→ **Your assignment**
Please print every record below exactly as it reads.

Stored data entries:
'''
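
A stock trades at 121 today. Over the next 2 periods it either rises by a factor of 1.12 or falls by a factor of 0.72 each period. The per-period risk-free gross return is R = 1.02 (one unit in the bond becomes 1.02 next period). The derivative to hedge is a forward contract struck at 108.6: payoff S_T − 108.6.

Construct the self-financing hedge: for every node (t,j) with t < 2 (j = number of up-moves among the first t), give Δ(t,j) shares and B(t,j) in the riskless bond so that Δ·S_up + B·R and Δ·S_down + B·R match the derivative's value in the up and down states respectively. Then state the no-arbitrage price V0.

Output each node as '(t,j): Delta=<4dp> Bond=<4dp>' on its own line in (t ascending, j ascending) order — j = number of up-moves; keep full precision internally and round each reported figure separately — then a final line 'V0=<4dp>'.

Risk-neutral probability p* = (R−d)/(u−d) = (1.02−0.72)/(1.12−0.72) = 0.7500.
Payoff layer (t=2): V(2,0)=-45.8736, V(2,1)=-11.0256, V(2,2)=43.1824
  t=1,j=0: stock 87.1200 → up 97.5744 (V=-11.0256), down 62.7264 (V=-45.8736). Price -19.3506; hedge Δ=1.0000, bond B=-106.4706.
  t=1,j=1: stock 135.5200 → up 151.7824 (V=43.1824), down 97.5744 (V=-11.0256). Price 29.0494; hedge Δ=1.0000, bond B=-106.4706.
  t=0,j=0: stock 121.0000 → up 135.5200 (V=29.0494), down 87.1200 (V=-19.3506). Price 16.6171; hedge Δ=1.0000, bond B=-104.3829.
Root portfolio cost Δ·121+B reproduces V0=16.6171.

(0,0): Delta=1.0000 Bond=-104.3829
(1,0): Delta=1.0000 Bond=-106.4706
(1,1): Delta=1.0000 Bond=-106.4706
V0=16.6171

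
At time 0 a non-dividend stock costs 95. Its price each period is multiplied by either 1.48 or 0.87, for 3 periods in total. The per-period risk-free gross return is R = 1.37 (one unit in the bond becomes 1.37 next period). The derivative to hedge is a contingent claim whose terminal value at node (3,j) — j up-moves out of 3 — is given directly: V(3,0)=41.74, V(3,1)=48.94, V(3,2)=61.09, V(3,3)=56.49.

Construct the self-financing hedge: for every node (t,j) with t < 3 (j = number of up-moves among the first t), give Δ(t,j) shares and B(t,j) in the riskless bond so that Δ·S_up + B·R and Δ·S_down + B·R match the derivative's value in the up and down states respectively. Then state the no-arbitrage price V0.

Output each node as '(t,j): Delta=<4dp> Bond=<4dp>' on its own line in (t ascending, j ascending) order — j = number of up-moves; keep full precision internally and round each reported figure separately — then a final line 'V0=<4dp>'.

(0,0): Delta=0.0068 Bond=21.7085
(1,0): Delta=0.1630 Bond=16.8288
(1,1): Delta=-0.0134 Bond=32.5813
(2,0): Delta=0.1641 Bond=22.9716
(2,1): Delta=0.1628 Bond=23.0739
(2,2): Delta=-0.0362 Bond=49.3800
V0=22.3508

Risk-neutral probability p* = (R−d)/(u−d) = (1.37−0.87)/(1.48−0.87) = 0.8197.
Terminal payoffs: V(3,0)=41.7400, V(3,1)=48.9400, V(3,2)=61.0900, V(3,3)=56.4900
Node (2,0) S=71.9055: V=(p*·48.9400+(1−p*)·41.7400)/1.37=34.7749; Δ=(48.9400−41.7400)/(106.4201−62.5578)=0.1641; B=V−Δ·S=22.9716
Node (2,1) S=122.3220: V=(p*·61.0900+(1−p*)·48.9400)/1.37=42.9920; Δ=(61.0900−48.9400)/(181.0366−106.4201)=0.1628; B=V−Δ·S=23.0739
Node (2,2) S=208.0880: V=(p*·56.4900+(1−p*)·61.0900)/1.37=41.8391; Δ=(56.4900−61.0900)/(307.9702−181.0366)=-0.0362; B=V−Δ·S=49.3800
Node (1,0) S=82.6500: V=(p*·42.9920+(1−p*)·34.7749)/1.37=30.2994; Δ=(42.9920−34.7749)/(122.3220−71.9055)=0.1630; B=V−Δ·S=16.8288
Node (1,1) S=140.6000: V=(p*·41.8391+(1−p*)·42.9920)/1.37=30.6912; Δ=(41.8391−42.9920)/(208.0880−122.3220)=-0.0134; B=V−Δ·S=32.5813
Node (0,0) S=95.0000: V=(p*·30.6912+(1−p*)·30.2994)/1.37=22.3508; Δ=(30.6912−30.2994)/(140.6000−82.6500)=0.0068; B=V−Δ·S=21.7085
Check: Δ(0,0)·S0 + B(0,0) = 22.3508 = V0.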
'''
→ **Output below**
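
A stock trades at 121 today. Over the next 2 periods it either rises by a factor of 1.12 or falls by a factor of 0.72 each period. The per-period risk-free gross return is R = 1.02 (one unit in the bond becomes 1.02 next period). The derivative to hedge is a forward contract struck at 108.6: payoff S_T − 108.6.

Construct the self-financing hedge: for every node (t,j) with t < 2 (j = number of up-moves among the first t), give Δ(t,j) shares and B(t,j) in the riskless bond so that Δ·S_up + B·R and Δ·S_down + B·R match the derivative's value in the up and down states respectively. Then state the no-arbitrage price V0.

Output each node as '(t,j): Delta=<4dp> Bond=<4dp>' on its own line in (t ascending, j ascending) order — j = number of up-moves; keep full precision internally and round each reported figure separately — then a final line 'V0=<4dp>'.

Risk-neutral probability p* = (R−d)/(u−d) = (1.02−0.72)/(1.12−0.72) = 0.7500.
Payoff layer (t=2): V(2,0)=-45.8736, V(2,1)=-11.0256, V(2,2)=43.1824
  t=1,j=0: stock 87.1200 → up 97.5744 (V=-11.0256), down 62.7264 (V=-45.8736). Price -19.3506; hedge Δ=1.0000, bond B=-106.4706.
  t=1,j=1: stock 135.5200 → up 151.7824 (V=43.1824), down 97.5744 (V=-11.0256). Price 29.0494; hedge Δ=1.0000, bond B=-106.4706.
  t=0,j=0: stock 121.0000 → up 135.5200 (V=29.0494), down 87.1200 (V=-19.3506). Price 16.6171; hedge Δ=1.0000, bond B=-104.3829.
Root portfolio cost Δ·121+B reproduces V0=16.6171.

(0,0): Delta=1.0000 Bond=-104.3829
(1,0): Delta=1.0000 Bond=-106.4706
(1,1): Delta=1.0000 Bond=-106.4706
V0=16.6171

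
At time 0 a non-dividend stock costs 95. Its price each period is multiplied by either 1.48 or 0.87, for 3 periods in total. The per-period risk-free gross return is R = 1.37 (one unit in the bond becomes 1.37 next period). The derivative to hedge is a contingent claim whose terminal value at node (3,j) — j up-moves out of 3 — is given directly: V(3,0)=41.74, V(3,1)=48.94, V(3,2)=61.09, V(3,3)=56.49.

Construct the self-financing hedge: for every node (t,j) with t < 3 (j = number of up-moves among the first t), give Δ(t,j) shares and B(t,j) in the riskless bond so that Δ·S_up + B·R and Δ·S_down + B·R match the derivative's value in the up and down states respectively. Then state the no-arbitrage price V0.

Output each node as '(t,j): Delta=<4dp> Bond=<4dp>' on its own line in (t ascending, j ascending) order — j = number of up-moves; keep full precision internally and round each reported figure separately — then a final line 'V0=<4dp>'.

(0,0): Delta=0.0068 Bond=21.7085
(1,0): Delta=0.1630 Bond=16.8288
(1,1): Delta=-0.0134 Bond=32.5813
(2,0): Delta=0.1641 Bond=22.9716
(2,1): Delta=0.1628 Bond=23.0739
(2,2): Delta=-0.0362 Bond=49.3800
V0=22.3508

Risk-neutral probability p* = (R−d)/(u−d) = (1.37−0.87)/(1.48−0.87) = 0.8197.
Terminal payoffs: V(3,0)=41.7400, V(3,1)=48.9400, V(3,2)=61.0900, V(3,3)=56.4900
Node (2,0) S=71.9055: V=(p*·48.9400+(1−p*)·41.7400)/1.37=34.7749; Δ=(48.9400−41.7400)/(106.4201−62.5578)=0.1641; B=V−Δ·S=22.9716
Node (2,1) S=122.3220: V=(p*·61.0900+(1−p*)·48.9400)/1.37=42.9920; Δ=(61.0900−48.9400)/(181.0366−106.4201)=0.1628; B=V−Δ·S=23.0739
Node (2,2) S=208.0880: V=(p*·56.4900+(1−p*)·61.0900)/1.37=41.8391; Δ=(56.4900−61.0900)/(307.9702−181.0366)=-0.0362; B=V−Δ·S=49.3800
Node (1,0) S=82.6500: V=(p*·42.9920+(1−p*)·34.7749)/1.37=30.2994; Δ=(42.9920−34.7749)/(122.3220−71.9055)=0.1630; B=V−Δ·S=16.8288
Node (1,1) S=140.6000: V=(p*·41.8391+(1−p*)·42.9920)/1.37=30.6912; Δ=(41.8391−42.9920)/(208.0880−122.3220)=-0.0134; B=V−Δ·S=32.5813
Node (0,0) S=95.0000: V=(p*·30.6912+(1−p*)·30.2994)/1.37=22.3508; Δ=(30.6912−30.2994)/(140.6000−82.6500)=0.0068; B=V−Δ·S=21.7085
Check: Δ(0,0)·S0 + B(0,0) = 22.3508 = V0.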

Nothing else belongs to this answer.